* Problem details
Go through the following data and transcribe exactly the stretch of lines from the one holding "(4) k^3 - 11*sqrt(2)*k^2/2" to the one holding "Compute the GCD", both included.

* Input for this task
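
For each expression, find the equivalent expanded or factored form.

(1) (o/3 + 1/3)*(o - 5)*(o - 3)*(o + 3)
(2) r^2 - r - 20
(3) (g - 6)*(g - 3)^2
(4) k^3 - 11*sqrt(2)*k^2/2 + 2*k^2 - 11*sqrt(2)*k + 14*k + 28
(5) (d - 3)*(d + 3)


(1) = o^4/3 - 4*o^3/3 - 14*o^2/3 + 12*o + 15
(2) = (r - 5)*(r + 4)
(3) = g^3 - 12*g^2 + 45*g - 54
(4) = (k + 2)*(k - 7*sqrt(2)/2)*(k - 2*sqrt(2))
(5) = d^2 - 9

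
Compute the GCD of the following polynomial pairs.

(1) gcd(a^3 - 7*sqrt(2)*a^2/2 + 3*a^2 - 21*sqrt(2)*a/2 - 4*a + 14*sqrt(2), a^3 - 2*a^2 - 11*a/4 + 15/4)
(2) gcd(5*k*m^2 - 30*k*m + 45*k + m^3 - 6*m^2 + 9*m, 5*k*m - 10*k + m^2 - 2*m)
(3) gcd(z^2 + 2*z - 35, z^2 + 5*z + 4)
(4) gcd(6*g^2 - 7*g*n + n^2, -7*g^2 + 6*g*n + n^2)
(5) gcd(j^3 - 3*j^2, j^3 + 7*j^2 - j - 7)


(1) = a - 1
(2) = gcd((5*k + m)*(m - 3)^2, (5*k + m)*(m - 2)) = 5*k + m
(3) = 1
(4) = gcd((-6*g + n)*(-g + n), (-g + n)*(7*g + n)) = g - n
(5) = gcd(j^2*(j - 3), (j - 1)*(j + 1)*(j + 7)) = 1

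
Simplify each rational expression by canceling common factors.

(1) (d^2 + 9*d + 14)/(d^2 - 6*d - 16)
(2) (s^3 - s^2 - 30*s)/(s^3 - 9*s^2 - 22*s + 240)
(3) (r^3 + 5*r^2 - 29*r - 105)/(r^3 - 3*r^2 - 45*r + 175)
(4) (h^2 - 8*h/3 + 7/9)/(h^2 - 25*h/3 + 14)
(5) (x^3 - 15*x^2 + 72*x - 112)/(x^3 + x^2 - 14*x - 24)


(1) = (d + 7)/(d - 8)
(2) = s/(s - 8)
(3) = (r + 3)/(r - 5)
(4) = (3*h - 1)/(3*h - 18)
(5) = (x^2 - 11*x + 28)/(x^2 + 5*x + 6)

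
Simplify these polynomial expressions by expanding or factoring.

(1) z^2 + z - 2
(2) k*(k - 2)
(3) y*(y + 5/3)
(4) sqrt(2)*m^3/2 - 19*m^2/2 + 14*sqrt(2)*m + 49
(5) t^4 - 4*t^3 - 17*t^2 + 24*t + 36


(1) = (z - 1)*(z + 2)
(2) = k^2 - 2*k
(3) = y^2 + 5*y/3
(4) = (m - 7*sqrt(2))*(m - 7*sqrt(2)/2)*(sqrt(2)*m/2 + 1)
(5) = (t - 6)*(t - 2)*(t + 1)*(t + 3)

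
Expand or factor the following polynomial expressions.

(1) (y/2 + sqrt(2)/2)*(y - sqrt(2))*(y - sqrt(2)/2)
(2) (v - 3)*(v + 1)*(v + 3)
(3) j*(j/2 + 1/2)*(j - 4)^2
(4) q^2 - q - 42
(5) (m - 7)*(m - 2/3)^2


(1) = y^3/2 - sqrt(2)*y^2/4 - y + sqrt(2)/2
(2) = v^3 + v^2 - 9*v - 9
(3) = j^4/2 - 7*j^3/2 + 4*j^2 + 8*j
(4) = (q - 7)*(q + 6)
(5) = m^3 - 25*m^2/3 + 88*m/9 - 28/9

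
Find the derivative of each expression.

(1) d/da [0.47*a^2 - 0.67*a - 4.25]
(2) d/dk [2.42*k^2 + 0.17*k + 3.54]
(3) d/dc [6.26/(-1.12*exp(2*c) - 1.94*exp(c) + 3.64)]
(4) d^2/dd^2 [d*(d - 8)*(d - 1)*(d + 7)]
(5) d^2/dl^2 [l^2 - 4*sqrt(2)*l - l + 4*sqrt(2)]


(1) = 0.94*a - 0.67
(2) = 4.84*k + 0.17
(3) = (14.0224*exp(c) + 12.1444)*exp(c)/(1.12*exp(2*c) + 1.94*exp(c) - 3.64)^2
(4) = 12*d^2 - 12*d - 110
(5) = 2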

* Worked solution
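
(4) k^3 - 11*sqrt(2)*k^2/2 + 2*k^2 - 11*sqrt(2)*k + 14*k + 28
(5) (d - 3)*(d + 3)


(1) = o^4/3 - 4*o^3/3 - 14*o^2/3 + 12*o + 15
(2) = (r - 5)*(r + 4)
(3) = g^3 - 12*g^2 + 45*g - 54
(4) = (k + 2)*(k - 7*sqrt(2)/2)*(k - 2*sqrt(2))
(5) = d^2 - 9

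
Compute the GCD of the following polynomial pairs.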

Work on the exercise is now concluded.